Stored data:
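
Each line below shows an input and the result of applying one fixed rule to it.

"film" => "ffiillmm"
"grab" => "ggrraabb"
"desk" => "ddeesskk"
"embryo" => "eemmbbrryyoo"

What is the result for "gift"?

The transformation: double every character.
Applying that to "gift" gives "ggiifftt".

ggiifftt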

* * *

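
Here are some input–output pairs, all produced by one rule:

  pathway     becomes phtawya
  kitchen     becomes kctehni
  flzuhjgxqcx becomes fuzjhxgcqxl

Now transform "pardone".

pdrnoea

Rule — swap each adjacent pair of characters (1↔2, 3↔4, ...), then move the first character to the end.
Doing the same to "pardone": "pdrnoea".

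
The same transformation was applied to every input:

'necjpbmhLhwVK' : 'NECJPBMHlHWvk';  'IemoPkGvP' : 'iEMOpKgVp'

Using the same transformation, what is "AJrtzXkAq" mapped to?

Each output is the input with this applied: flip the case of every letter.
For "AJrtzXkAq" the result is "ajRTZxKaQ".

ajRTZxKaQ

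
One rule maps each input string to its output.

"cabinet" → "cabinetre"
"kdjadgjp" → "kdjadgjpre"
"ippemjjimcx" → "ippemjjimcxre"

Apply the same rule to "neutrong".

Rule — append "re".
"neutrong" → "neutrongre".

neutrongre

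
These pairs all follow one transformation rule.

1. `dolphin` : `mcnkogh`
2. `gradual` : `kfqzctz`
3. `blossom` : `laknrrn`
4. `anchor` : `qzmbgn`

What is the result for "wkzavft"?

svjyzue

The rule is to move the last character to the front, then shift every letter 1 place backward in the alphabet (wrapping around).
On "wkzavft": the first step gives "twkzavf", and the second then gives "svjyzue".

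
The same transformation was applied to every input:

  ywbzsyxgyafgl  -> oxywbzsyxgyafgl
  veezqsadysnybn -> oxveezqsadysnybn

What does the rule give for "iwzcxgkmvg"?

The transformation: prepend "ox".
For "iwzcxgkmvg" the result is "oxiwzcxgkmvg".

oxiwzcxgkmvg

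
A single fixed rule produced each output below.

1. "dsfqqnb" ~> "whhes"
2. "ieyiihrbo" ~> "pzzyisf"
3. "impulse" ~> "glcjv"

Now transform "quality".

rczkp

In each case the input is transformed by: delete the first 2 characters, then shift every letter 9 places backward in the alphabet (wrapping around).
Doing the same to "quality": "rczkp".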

### [What the task requires]
Among the records above, find each line containing the string "fixed" and copy it.

### [Solution for this problem]
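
Each line below shows an input and the result of applying one fixed rule to it.
A single fixed rule produced each output below.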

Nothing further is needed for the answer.